**WHAT IS REQUIRED:** Using the records that follow, copy every line containing the word "Iris".
Top of DATA FOR PROCESSING
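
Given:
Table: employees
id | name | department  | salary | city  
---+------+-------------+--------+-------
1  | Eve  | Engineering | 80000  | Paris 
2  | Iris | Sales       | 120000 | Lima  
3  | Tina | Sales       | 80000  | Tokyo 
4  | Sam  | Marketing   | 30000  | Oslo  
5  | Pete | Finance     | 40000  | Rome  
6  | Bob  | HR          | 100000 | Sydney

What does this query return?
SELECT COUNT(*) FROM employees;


COUNT(*) counts all rows

6


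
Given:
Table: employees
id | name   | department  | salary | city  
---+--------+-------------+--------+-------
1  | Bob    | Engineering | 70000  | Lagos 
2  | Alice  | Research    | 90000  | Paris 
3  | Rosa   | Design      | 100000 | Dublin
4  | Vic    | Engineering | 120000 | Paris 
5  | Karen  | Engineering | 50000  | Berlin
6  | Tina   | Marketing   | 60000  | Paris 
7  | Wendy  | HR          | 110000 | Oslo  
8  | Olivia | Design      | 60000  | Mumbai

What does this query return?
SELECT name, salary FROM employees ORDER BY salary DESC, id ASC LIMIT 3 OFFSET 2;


Sort by salary DESC (id ASC tiebreak), then skip 2 and take 3
Rows 3 through 5

3 rows:
Rosa, 100000
Alice, 90000
Bob, 70000


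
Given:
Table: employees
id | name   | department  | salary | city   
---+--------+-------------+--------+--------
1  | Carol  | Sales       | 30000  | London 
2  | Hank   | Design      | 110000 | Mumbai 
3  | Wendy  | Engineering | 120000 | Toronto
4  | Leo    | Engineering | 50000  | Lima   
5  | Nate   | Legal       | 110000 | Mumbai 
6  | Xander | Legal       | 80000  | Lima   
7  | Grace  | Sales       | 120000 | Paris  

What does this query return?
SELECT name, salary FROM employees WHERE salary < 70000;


Filtering: salary < 70000
Matching: 2 rows

2 rows:
Carol, 30000
Leo, 50000


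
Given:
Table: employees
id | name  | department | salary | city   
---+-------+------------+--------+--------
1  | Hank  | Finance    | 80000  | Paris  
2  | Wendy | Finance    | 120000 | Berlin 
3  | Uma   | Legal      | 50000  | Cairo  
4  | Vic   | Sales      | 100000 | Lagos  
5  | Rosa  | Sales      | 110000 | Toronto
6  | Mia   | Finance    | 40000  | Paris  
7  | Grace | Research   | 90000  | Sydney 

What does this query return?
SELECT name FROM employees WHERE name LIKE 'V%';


LIKE 'V%' matches names starting with 'V'
Matching: 1

1 rows:
Vic


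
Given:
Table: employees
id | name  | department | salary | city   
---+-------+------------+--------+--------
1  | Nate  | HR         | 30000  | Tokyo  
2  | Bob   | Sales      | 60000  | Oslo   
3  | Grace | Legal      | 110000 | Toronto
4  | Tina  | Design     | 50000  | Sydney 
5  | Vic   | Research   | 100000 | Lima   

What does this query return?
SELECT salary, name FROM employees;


Projecting columns: salary, name

5 rows:
30000, Nate
60000, Bob
110000, Grace
50000, Tina
100000, Vic


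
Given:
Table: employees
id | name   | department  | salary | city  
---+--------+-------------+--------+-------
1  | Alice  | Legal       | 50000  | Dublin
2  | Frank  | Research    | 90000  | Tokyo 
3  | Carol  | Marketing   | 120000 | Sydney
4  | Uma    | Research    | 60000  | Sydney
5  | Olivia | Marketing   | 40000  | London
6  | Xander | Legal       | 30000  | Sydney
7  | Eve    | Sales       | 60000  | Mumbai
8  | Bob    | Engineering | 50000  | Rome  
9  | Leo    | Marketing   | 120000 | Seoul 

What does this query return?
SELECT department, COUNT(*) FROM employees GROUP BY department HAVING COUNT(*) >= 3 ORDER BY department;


Groups with count >= 3:
  Marketing: 3 -> PASS
  Engineering: 1 -> filtered out
  Legal: 2 -> filtered out
  Research: 2 -> filtered out
  Sales: 1 -> filtered out


1 groups:
Marketing, 3


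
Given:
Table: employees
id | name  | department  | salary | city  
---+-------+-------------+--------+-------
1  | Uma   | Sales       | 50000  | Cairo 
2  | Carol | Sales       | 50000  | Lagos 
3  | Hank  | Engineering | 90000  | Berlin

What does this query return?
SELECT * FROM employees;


SELECT * returns all 3 rows with all columns

3 rows:
1, Uma, Sales, 50000, Cairo
2, Carol, Sales, 50000, Lagos
3, Hank, Engineering, 90000, Berlin


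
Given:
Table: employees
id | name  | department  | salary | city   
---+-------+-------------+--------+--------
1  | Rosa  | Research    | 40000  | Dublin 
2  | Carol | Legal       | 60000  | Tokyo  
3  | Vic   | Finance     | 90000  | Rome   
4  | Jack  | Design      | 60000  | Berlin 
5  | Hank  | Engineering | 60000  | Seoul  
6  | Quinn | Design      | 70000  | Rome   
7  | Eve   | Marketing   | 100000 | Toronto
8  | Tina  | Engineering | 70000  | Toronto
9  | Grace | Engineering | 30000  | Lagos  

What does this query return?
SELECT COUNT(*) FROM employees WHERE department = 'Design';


Counting rows where department = 'Design'
  Jack -> MATCH
  Quinn -> MATCH


2


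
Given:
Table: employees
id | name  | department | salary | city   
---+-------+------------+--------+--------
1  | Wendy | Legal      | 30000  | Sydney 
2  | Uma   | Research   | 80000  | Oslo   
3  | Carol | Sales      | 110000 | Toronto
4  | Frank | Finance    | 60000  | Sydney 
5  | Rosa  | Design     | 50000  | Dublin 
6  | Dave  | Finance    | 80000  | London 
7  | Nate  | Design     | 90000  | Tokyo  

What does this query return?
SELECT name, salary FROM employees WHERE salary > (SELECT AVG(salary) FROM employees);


Subquery: AVG(salary) = 71428.57
Filtering: salary > 71428.57
  Uma (80000) -> MATCH
  Carol (110000) -> MATCH
  Dave (80000) -> MATCH
  Nate (90000) -> MATCH


4 rows:
Uma, 80000
Carol, 110000
Dave, 80000
Nate, 90000


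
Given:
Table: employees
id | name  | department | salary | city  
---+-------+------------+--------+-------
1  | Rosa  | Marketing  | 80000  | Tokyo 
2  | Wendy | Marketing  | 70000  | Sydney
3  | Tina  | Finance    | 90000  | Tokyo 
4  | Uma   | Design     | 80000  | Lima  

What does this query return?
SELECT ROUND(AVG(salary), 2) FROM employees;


SUM(salary) = 320000
COUNT = 4
ROUND(AVG, 2) = ROUND(320000 / 4, 2) = 80000.0

80000.0


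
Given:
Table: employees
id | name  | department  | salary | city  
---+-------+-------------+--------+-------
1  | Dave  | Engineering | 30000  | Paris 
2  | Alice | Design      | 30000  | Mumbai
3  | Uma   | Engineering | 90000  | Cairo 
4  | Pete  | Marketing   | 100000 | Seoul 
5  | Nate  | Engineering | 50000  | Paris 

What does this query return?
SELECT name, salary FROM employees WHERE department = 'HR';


Filtering: department = 'HR'
Matching rows: 0

Empty result set (0 rows)


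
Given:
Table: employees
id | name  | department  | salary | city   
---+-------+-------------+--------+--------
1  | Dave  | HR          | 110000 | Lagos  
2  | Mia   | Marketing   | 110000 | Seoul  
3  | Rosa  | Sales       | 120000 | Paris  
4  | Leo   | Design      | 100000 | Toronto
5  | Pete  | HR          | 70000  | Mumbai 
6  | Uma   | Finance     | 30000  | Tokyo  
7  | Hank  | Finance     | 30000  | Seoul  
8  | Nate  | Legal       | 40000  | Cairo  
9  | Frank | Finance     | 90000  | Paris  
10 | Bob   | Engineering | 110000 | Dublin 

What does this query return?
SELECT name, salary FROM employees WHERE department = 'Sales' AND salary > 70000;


Filtering: department = 'Sales' AND salary > 70000
Matching: 1 rows

1 rows:
Rosa, 120000


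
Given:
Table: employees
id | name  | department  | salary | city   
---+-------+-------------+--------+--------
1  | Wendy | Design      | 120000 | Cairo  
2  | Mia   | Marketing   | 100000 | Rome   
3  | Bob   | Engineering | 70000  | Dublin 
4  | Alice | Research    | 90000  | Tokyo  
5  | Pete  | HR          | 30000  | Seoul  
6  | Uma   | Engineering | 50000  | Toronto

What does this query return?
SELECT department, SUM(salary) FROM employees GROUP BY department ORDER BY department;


Summing salary within each department:
  Design: 120000 = 120000
  Engineering: 70000 + 50000 = 120000
  HR: 30000 = 30000
  Marketing: 100000 = 100000
  Research: 90000 = 90000


5 groups:
Design, 120000
Engineering, 120000
HR, 30000
Marketing, 100000
Research, 90000


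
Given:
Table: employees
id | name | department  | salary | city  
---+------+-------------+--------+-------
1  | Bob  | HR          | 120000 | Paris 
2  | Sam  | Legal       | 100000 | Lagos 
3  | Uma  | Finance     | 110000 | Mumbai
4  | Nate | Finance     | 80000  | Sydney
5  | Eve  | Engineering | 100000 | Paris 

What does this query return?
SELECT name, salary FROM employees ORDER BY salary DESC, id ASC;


Sorting by salary DESC, then id ASC for ties

5 rows:
Bob, 120000
Uma, 110000
Sam, 100000
Eve, 100000
Nate, 80000


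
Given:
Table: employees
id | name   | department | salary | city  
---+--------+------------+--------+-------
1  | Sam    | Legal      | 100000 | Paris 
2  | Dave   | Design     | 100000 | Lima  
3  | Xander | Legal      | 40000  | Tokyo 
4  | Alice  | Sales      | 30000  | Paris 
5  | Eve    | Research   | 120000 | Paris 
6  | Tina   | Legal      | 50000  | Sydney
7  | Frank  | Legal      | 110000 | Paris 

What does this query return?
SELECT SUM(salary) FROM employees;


SUM(salary) = 100000 + 100000 + 40000 + 30000 + 120000 + 50000 + 110000 = 550000

550000


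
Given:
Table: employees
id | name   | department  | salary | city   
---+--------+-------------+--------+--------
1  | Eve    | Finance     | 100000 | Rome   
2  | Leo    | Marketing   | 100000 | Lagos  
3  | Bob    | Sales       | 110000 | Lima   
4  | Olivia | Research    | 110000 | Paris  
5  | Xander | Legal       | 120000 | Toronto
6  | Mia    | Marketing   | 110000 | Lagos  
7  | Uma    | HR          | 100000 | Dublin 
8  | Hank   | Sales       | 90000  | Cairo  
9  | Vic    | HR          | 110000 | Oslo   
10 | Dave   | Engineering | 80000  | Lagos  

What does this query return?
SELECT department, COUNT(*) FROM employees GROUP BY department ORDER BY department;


Assigning each row to its department group:
  Eve -> Finance
  Leo -> Marketing
  Bob -> Sales
  Olivia -> Research
  Xander -> Legal
  Mia -> Marketing
  Uma -> HR
  Hank -> Sales
  Vic -> HR
  Dave -> Engineering


7 groups:
Engineering, 1
Finance, 1
HR, 2
Legal, 1
Marketing, 2
Research, 1
Sales, 2


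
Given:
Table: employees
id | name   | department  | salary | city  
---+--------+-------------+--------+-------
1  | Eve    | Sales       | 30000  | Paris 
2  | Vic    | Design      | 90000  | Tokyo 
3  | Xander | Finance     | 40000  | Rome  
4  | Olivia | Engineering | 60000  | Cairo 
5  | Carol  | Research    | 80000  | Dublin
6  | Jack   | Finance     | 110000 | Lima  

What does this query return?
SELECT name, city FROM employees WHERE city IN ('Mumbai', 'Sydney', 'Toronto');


Filtering: city IN ('Mumbai', 'Sydney', 'Toronto')
Matching: 0 rows

Empty result set (0 rows)


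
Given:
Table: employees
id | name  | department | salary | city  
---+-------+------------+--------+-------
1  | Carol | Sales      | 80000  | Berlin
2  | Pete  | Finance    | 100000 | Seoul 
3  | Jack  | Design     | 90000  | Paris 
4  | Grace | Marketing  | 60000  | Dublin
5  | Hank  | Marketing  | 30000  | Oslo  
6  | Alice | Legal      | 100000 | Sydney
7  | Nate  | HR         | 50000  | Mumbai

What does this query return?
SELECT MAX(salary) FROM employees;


Salaries: 80000, 100000, 90000, 60000, 30000, 100000, 50000
MAX = 100000

100000


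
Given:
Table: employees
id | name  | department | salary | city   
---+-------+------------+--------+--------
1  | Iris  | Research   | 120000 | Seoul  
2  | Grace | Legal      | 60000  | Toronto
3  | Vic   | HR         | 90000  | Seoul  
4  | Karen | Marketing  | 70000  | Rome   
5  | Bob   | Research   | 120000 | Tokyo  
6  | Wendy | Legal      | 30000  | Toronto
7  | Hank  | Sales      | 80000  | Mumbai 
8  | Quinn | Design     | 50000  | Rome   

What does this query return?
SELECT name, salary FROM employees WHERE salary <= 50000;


Filtering: salary <= 50000
Matching: 2 rows

2 rows:
Wendy, 30000
Quinn, 50000


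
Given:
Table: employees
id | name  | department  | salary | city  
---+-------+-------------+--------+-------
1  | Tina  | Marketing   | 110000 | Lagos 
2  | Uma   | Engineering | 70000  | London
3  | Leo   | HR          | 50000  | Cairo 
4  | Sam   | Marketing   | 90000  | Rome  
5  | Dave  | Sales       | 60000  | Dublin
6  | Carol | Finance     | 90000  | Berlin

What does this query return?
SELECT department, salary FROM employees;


Projecting columns: department, salary

6 rows:
Marketing, 110000
Engineering, 70000
HR, 50000
Marketing, 90000
Sales, 60000
Finance, 90000


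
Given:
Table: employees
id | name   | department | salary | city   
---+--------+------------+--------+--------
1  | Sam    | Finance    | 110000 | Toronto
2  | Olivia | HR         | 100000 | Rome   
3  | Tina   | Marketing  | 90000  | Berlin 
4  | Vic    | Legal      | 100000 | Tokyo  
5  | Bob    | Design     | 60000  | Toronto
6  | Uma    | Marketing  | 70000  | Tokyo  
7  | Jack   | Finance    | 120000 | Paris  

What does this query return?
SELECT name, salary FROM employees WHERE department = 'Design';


Filtering: department = 'Design'
Matching rows: 1

1 rows:
Bob, 60000


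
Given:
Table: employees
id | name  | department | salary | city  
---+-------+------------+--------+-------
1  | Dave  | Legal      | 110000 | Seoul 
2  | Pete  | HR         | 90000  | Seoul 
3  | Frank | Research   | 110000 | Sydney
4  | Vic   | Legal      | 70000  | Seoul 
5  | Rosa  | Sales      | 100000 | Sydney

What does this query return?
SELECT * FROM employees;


SELECT * returns all 5 rows with all columns

5 rows:
1, Dave, Legal, 110000, Seoul
2, Pete, HR, 90000, Seoul
3, Frank, Research, 110000, Sydney
4, Vic, Legal, 70000, Seoul
5, Rosa, Sales, 100000, Sydney


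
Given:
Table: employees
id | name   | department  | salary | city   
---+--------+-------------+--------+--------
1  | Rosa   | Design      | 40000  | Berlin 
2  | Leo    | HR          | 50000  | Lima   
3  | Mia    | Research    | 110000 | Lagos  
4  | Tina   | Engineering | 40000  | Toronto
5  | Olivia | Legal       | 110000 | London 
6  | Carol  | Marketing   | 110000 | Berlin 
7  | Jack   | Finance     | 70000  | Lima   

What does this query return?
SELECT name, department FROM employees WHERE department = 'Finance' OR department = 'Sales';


Filtering: department = 'Finance' OR 'Sales'
Matching: 1 rows

1 rows:
Jack, Finance


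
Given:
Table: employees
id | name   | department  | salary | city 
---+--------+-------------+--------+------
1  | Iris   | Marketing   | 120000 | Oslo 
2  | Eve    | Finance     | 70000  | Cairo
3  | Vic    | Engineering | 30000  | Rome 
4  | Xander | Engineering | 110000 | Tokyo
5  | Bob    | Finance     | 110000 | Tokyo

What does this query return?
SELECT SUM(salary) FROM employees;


SUM(salary) = 120000 + 70000 + 30000 + 110000 + 110000 = 440000

440000


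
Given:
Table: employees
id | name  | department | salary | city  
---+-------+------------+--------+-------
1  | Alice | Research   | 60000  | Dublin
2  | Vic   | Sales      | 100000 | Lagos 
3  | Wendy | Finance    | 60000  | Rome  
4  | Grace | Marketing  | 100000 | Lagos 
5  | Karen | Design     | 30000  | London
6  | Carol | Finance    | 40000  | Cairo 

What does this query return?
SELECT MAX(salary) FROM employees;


Salaries: 60000, 100000, 60000, 100000, 30000, 40000
MAX = 100000

100000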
Bottom of DATA FOR PROCESSING
**RESPONSE TO THE EXERCISE:**
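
2  | Iris | Sales       | 120000 | Lima  
1  | Iris  | Research   | 120000 | Seoul  
1  | Iris   | Marketing   | 120000 | Oslo 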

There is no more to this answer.